| Requirement |
Scan the records beneath this line for the line holding "A 20 bp region" and the line holding "Which two sequences", then transcribe exactly those two and all lines between.

| Provided entries |

--*--

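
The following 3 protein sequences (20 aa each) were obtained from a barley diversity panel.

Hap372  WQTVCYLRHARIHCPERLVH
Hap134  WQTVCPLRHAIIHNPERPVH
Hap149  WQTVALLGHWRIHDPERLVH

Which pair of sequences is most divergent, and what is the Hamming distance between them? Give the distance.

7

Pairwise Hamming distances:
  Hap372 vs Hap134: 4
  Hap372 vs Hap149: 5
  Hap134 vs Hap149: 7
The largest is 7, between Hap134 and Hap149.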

--*--

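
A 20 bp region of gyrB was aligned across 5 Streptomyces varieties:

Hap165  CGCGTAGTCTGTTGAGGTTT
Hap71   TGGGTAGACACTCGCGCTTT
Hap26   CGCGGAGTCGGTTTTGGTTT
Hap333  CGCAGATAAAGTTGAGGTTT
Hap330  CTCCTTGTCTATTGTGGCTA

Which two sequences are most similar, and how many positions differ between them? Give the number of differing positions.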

--*--

| Written response |
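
A 20 bp region of gyrB was aligned across 5 Streptomyces varieties:

Hap165  CGCGTAGTCTGTTGAGGTTT
Hap71   TGGGTAGACACTCGCGCTTT
Hap26   CGCGGAGTCGGTTTTGGTTT
Hap333  CGCAGATAAAGTTGAGGTTT
Hap330  CTCCTTGTCTATTGTGGCTA

Which two sequences are most similar, and how many positions differ between them? Give the number of differing positions.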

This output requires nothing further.